THE RECORDS below:
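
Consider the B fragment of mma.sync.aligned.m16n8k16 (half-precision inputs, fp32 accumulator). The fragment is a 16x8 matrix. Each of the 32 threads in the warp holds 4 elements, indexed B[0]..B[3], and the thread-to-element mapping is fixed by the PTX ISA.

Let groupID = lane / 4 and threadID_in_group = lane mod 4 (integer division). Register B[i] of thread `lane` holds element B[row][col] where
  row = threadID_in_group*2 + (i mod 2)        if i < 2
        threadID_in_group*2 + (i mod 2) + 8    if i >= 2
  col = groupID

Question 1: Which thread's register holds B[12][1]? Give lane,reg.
6,2

c: 1->gid=1  r: 12->r8=1,tid=2,i&1=0
L=1*4+2=6  i=1*2+0=2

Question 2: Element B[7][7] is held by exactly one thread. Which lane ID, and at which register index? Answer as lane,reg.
c=7->g=7  r=7->rb=0,t=3,b0=1
L=7*4+3=31  i=0*2+1=1

31,1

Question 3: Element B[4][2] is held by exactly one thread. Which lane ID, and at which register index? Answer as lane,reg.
10,0

c: 2->gid=2  r: 4->r8=0,tid=2,i&1=0
L=2*4+2=10  i=0*2+0=0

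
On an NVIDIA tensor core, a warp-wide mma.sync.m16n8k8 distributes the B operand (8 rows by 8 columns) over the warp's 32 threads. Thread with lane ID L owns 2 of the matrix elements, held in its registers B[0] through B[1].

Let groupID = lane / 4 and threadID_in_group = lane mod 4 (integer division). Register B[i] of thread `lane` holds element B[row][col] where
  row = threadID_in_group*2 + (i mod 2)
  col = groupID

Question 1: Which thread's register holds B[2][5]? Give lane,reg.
c: 5->gid=5  r: 2->tid=1,i&1=0
L=5*4+1=21  i=0=0

21,0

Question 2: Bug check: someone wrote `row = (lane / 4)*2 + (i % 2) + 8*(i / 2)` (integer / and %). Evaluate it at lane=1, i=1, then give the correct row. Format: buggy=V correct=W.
buggy=1 correct=3

`(lane / 4)*2 + (i % 2) + 8*(i / 2)`[1,1]->1
lane 1->1/4=0, 1 mod 4=1
i=1  r:2·1+1->3  c:0
row: 1 vs 3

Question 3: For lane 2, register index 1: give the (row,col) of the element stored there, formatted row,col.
5,0

L=2⇒gr=2>>2=0, th=2&3=2
[1]⇒row 2·2+1=5  col gr=0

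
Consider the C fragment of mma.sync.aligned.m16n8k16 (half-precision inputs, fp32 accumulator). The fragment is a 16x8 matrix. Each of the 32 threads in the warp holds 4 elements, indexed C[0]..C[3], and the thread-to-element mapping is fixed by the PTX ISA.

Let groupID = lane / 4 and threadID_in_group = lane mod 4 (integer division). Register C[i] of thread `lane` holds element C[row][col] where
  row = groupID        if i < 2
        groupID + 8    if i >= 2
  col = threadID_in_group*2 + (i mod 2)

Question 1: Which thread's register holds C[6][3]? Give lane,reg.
25,1

r:6=>grp=6,rB=0  c:3=>tig=1,lo=1
L=6*4+1=25  i=0*2+1=1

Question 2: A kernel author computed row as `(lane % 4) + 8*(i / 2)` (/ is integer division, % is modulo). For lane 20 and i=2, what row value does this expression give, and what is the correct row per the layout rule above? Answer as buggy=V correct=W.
`(lane % 4) + 8*(i / 2)`[20,2]⇒8
lane 20: gr=5 (20/4), th=0 (20%4)
i=2: r=5+8=13, c=0*2+0=0
row: 8 vs 13

buggy=8 correct=13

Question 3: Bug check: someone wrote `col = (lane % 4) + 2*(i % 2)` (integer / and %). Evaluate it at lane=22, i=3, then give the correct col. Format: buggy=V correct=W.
buggy=4 correct=5

`(lane % 4) + 2*(i % 2)`[22,3]⇒4
lane 22⇒22/4=5, 22 mod 4=2
i=3  r:5+8⇒13  c:2·2+1⇒5
col: 4 vs 5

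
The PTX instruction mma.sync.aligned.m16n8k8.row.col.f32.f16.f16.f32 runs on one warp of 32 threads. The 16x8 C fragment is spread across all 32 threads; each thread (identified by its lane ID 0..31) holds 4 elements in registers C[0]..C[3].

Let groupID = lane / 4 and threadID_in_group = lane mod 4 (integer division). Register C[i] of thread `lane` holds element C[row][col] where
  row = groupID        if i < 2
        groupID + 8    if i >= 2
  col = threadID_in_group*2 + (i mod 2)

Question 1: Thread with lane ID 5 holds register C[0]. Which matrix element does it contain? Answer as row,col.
5: gid=1,tid=1
[0] (1+0,1*2+0) = (1,2)

1,2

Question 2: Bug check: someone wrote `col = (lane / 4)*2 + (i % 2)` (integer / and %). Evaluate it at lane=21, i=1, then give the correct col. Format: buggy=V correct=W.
buggy=11 correct=3

`(lane / 4)*2 + (i % 2)`[21,1]→11
L=21→G=21>>2=5, T=21&3=1
[1]→row 5+0=5  col 1·2+1=3
col: 11 vs 3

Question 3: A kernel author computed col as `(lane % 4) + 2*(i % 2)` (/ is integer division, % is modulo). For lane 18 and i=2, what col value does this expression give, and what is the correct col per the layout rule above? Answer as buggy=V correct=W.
`(lane % 4) + 2*(i % 2)`[18,2]->2
L=18->gid=18>>2=4, tid=18&3=2
[2]->row 4+8=12  col 2·2+0=4
col: 2 vs 4

buggy=2 correct=4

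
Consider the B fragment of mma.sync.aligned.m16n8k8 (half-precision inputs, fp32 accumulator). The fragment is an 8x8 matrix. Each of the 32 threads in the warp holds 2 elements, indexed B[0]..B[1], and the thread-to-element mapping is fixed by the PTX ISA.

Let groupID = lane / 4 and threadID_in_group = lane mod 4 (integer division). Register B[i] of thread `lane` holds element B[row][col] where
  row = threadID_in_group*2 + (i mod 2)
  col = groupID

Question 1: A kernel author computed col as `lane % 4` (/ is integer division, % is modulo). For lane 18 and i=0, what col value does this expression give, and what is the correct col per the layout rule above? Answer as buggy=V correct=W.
buggy=2 correct=4

`lane % 4`[18,0]->2
18: g=4,t=2
[0] (2*2+0,4) = (4,4)
col: 2 vs 4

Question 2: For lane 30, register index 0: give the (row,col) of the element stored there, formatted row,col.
4,7

L=30→G=30>>2=7, T=30&3=2
[0]→row 2·2+0=4  col G=7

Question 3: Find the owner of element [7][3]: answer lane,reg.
c=3⇒gr=3  r=7⇒th=3,odd=1
L=3*4+3=15  i=1=1

15,1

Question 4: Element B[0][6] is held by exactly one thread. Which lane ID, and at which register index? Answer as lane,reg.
c=6⇒gr=6  r=0⇒th=0,odd=0
L=6*4+0=24  i=0=0

24,0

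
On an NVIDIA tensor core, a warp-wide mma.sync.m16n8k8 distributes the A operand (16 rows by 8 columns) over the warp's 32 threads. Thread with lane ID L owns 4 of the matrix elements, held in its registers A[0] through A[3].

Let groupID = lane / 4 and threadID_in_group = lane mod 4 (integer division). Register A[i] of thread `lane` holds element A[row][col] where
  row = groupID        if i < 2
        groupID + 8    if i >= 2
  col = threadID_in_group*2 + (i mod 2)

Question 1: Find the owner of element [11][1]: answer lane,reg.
12,3

r=11⇒gr=3,Rb=1  c=1⇒th=0,odd=1
L=3*4+0=12  i=1*2+1=3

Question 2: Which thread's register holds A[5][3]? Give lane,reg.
21,1

r: 5->gid=5,r8=0  c: 3->tid=1,i&1=1
L=5*4+1=21  i=0*2+1=1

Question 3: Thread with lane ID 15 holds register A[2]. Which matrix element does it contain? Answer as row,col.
15: gr=3,th=3
[2] (3+8,3*2+0) = (11,6)

11,6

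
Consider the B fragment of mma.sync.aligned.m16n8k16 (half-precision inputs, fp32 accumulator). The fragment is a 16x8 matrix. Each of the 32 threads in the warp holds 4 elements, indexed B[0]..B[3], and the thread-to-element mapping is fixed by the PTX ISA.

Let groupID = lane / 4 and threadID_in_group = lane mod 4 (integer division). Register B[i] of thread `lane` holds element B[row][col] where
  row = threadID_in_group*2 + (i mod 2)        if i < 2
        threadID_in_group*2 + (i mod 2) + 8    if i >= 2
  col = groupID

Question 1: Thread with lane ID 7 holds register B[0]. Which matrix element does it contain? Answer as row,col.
L=7->gid=7>>2=1, tid=7&3=3
[0]->row 3·2+0+0=6  col gid=1

6,1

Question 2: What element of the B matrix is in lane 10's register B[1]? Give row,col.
10: grp=2,tig=2
[1] (2*2+1+0,2) = (5,2)

5,2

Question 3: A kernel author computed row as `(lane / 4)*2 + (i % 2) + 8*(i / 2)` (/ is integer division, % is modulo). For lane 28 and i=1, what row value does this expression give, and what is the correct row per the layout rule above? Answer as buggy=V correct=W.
`(lane / 4)*2 + (i % 2) + 8*(i / 2)`[28,1]=>15
L=28=>grp=28>>2=7, tig=28&3=0
[1]=>row 0·2+1+0=1  col grp=7
row: 15 vs 1

buggy=15 correct=1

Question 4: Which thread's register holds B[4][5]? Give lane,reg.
c:5=>grp=5  r:4=>rB=0,tig=2,lo=0
L=5*4+2=22  i=0*2+0=0

22,0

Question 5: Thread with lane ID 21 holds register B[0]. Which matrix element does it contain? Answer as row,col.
L=21->g=21>>2=5, t=21&3=1
[0]->row 1·2+0+0=2  col g=5

2,5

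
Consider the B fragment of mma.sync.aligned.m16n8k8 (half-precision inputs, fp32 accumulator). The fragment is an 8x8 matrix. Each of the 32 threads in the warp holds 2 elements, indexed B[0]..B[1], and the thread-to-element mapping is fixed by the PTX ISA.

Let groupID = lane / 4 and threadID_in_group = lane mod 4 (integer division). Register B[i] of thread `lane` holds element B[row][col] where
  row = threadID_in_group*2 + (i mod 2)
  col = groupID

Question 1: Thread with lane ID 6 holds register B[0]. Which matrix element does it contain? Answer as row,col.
4,1

lane 6: G=1 (6/4), T=2 (6%4)
i=0: r=2*2+0=4, c=G=1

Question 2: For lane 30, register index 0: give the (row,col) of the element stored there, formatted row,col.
4,7

L=30→G=30>>2=7, T=30&3=2
[0]→row 2·2+0=4  col G=7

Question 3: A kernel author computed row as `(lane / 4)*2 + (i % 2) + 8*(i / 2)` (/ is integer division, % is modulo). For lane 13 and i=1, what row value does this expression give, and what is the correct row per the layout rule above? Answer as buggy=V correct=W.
buggy=7 correct=3

`(lane / 4)*2 + (i % 2) + 8*(i / 2)`[13,1]->7
L=13->g=13>>2=3, t=13&3=1
[1]->row 1·2+1=3  col g=3
row: 7 vs 3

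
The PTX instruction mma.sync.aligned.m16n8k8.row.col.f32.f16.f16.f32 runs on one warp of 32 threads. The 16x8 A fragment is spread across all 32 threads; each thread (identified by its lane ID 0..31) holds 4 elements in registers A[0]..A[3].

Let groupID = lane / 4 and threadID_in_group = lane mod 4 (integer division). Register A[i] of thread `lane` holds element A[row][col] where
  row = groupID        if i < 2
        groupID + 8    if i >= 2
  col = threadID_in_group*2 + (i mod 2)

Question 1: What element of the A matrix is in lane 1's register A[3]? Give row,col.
1: gr=0,th=1
[3] (0+8,1*2+1) = (8,3)

8,3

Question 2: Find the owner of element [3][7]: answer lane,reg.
15,1

r=3⇒gr=3,Rb=0  c=7⇒th=3,odd=1
L=3*4+3=15  i=0*2+1=1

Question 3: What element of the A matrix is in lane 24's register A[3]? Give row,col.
24: g=6,t=0
[3] (6+8,0*2+1) = (14,1)

14,1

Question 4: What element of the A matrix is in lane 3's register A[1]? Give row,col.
0,7

lane 3⇒3/4=0, 3 mod 4=3
i=1  r:0+0⇒0  c:2·3+1⇒7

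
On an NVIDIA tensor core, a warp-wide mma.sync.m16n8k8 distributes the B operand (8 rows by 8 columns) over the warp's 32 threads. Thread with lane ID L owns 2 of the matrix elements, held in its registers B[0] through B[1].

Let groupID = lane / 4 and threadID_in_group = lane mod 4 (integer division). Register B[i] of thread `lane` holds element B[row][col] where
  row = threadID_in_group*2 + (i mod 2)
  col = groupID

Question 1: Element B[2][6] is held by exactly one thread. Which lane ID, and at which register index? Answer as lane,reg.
c=6→G=6  r=2→T=1,p=0
L=6*4+1=25  i=0=0

25,0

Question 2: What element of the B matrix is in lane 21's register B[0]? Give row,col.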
End of THE RECORDS.
With the first line being the one containing "For lane 13" and the last line the one containing "in registers A[0]..A[3].", transcribe exactly the lines above that fall in that range.

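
Question 3: A kernel author computed row as `(lane / 4)*2 + (i % 2) + 8*(i / 2)` (/ is integer division, % is modulo). For lane 13 and i=1, what row value does this expression give, and what is the correct row per the layout rule above? Answer as buggy=V correct=W.
buggy=7 correct=3

`(lane / 4)*2 + (i % 2) + 8*(i / 2)`[13,1]->7
L=13->g=13>>2=3, t=13&3=1
[1]->row 1·2+1=3  col g=3
row: 7 vs 3

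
The PTX instruction mma.sync.aligned.m16n8k8.row.col.f32.f16.f16.f32 runs on one warp of 32 threads. The 16x8 A fragment is spread across all 32 threads; each thread (identified by its lane ID 0..31) holds 4 elements in registers A[0]..A[3].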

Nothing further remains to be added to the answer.